> **Task**
Go through the records and count the lines where the string "order" occurs. Reply with the number only.

[Records contained in a dataset]
>>>

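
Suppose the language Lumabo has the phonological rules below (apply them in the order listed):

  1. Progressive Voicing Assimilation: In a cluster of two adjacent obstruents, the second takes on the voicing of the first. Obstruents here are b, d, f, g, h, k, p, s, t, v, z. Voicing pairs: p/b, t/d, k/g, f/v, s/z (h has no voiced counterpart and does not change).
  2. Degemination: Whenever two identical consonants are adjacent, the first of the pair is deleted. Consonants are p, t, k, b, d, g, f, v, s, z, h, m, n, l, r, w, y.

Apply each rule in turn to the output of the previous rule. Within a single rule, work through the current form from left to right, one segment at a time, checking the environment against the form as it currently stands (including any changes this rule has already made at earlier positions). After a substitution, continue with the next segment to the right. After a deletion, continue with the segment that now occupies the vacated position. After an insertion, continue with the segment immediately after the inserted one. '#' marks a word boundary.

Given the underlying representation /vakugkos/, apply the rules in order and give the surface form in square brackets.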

<<<

> **Answer space**
2